• Assignment
What is needed here is an exact copy of all the records below.

• Supplied material
■ ■ ■ ■ ■ ■ ■

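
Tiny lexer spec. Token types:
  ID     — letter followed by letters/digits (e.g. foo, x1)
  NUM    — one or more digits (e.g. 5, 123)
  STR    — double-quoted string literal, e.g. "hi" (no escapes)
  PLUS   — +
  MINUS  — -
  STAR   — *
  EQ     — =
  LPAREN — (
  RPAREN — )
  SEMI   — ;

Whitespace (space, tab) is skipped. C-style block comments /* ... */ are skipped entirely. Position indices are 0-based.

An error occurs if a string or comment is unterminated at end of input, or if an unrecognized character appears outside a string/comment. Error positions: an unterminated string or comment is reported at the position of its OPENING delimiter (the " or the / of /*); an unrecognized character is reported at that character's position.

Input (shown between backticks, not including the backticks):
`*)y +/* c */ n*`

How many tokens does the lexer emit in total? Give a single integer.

pos=0: emit STAR '*'
pos=1: emit RPAREN ')'
pos=2: emit ID 'y' (now at pos=3)
pos=4: emit PLUS '+'
pos=5: enter COMMENT mode (saw '/*')
exit COMMENT mode (now at pos=12)
pos=13: emit ID 'n' (now at pos=14)
pos=14: emit STAR '*'
DONE. 6 tokens: [STAR, RPAREN, ID, PLUS, ID, STAR]

Answer: 6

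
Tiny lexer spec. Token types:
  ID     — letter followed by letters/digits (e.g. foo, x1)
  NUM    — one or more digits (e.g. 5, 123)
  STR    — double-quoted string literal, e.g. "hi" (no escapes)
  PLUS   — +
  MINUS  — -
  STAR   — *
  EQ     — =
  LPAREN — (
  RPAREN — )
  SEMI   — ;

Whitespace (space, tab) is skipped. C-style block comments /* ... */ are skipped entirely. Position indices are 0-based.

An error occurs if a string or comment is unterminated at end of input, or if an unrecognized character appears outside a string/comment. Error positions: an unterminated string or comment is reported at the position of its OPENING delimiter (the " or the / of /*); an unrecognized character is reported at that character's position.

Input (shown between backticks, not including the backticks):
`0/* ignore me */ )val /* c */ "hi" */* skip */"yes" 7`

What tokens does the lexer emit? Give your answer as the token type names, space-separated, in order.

Answer: NUM RPAREN ID STR STAR STR NUM

Derivation:
pos=0: emit NUM '0' (now at pos=1)
pos=1: enter COMMENT mode (saw '/*')
exit COMMENT mode (now at pos=16)
pos=17: emit RPAREN ')'
pos=18: emit ID 'val' (now at pos=21)
pos=22: enter COMMENT mode (saw '/*')
exit COMMENT mode (now at pos=29)
pos=30: enter STRING mode
pos=30: emit STR "hi" (now at pos=34)
pos=35: emit STAR '*'
pos=36: enter COMMENT mode (saw '/*')
exit COMMENT mode (now at pos=46)
pos=46: enter STRING mode
pos=46: emit STR "yes" (now at pos=51)
pos=52: emit NUM '7' (now at pos=53)
DONE. 7 tokens: [NUM, RPAREN, ID, STR, STAR, STR, NUM]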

■ ■ ■ ■ ■ ■ ■

• Answer space
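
Tiny lexer spec. Token types:
  ID     — letter followed by letters/digits (e.g. foo, x1)
  NUM    — one or more digits (e.g. 5, 123)
  STR    — double-quoted string literal, e.g. "hi" (no escapes)
  PLUS   — +
  MINUS  — -
  STAR   — *
  EQ     — =
  LPAREN — (
  RPAREN — )
  SEMI   — ;

Whitespace (space, tab) is skipped. C-style block comments /* ... */ are skipped entirely. Position indices are 0-based.

An error occurs if a string or comment is unterminated at end of input, or if an unrecognized character appears outside a string/comment. Error positions: an unterminated string or comment is reported at the position of its OPENING delimiter (the " or the / of /*); an unrecognized character is reported at that character's position.

Input (shown between backticks, not including the backticks):
`*)y +/* c */ n*`

How many tokens does the lexer emit in total? Give a single integer.

pos=0: emit STAR '*'
pos=1: emit RPAREN ')'
pos=2: emit ID 'y' (now at pos=3)
pos=4: emit PLUS '+'
pos=5: enter COMMENT mode (saw '/*')
exit COMMENT mode (now at pos=12)
pos=13: emit ID 'n' (now at pos=14)
pos=14: emit STAR '*'
DONE. 6 tokens: [STAR, RPAREN, ID, PLUS, ID, STAR]

Answer: 6

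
Tiny lexer spec. Token types:
  ID     — letter followed by letters/digits (e.g. foo, x1)
  NUM    — one or more digits (e.g. 5, 123)
  STR    — double-quoted string literal, e.g. "hi" (no escapes)
  PLUS   — +
  MINUS  — -
  STAR   — *
  EQ     — =
  LPAREN — (
  RPAREN — )
  SEMI   — ;

Whitespace (space, tab) is skipped. C-style block comments /* ... */ are skipped entirely. Position indices are 0-based.

An error occurs if a string or comment is unterminated at end of input, or if an unrecognized character appears outside a string/comment. Error positions: an unterminated string or comment is reported at the position of its OPENING delimiter (the " or the / of /*); an unrecognized character is reported at that character's position.

Input (shown between backticks, not including the backticks):
`0/* ignore me */ )val /* c */ "hi" */* skip */"yes" 7`

What tokens does the lexer emit? Give your answer as the token type names, space-separated, in order.

Answer: NUM RPAREN ID STR STAR STR NUM

Derivation:
pos=0: emit NUM '0' (now at pos=1)
pos=1: enter COMMENT mode (saw '/*')
exit COMMENT mode (now at pos=16)
pos=17: emit RPAREN ')'
pos=18: emit ID 'val' (now at pos=21)
pos=22: enter COMMENT mode (saw '/*')
exit COMMENT mode (now at pos=29)
pos=30: enter STRING mode
pos=30: emit STR "hi" (now at pos=34)
pos=35: emit STAR '*'
pos=36: enter COMMENT mode (saw '/*')
exit COMMENT mode (now at pos=46)
pos=46: enter STRING mode
pos=46: emit STR "yes" (now at pos=51)
pos=52: emit NUM '7' (now at pos=53)
DONE. 7 tokens: [NUM, RPAREN, ID, STR, STAR, STR, NUM]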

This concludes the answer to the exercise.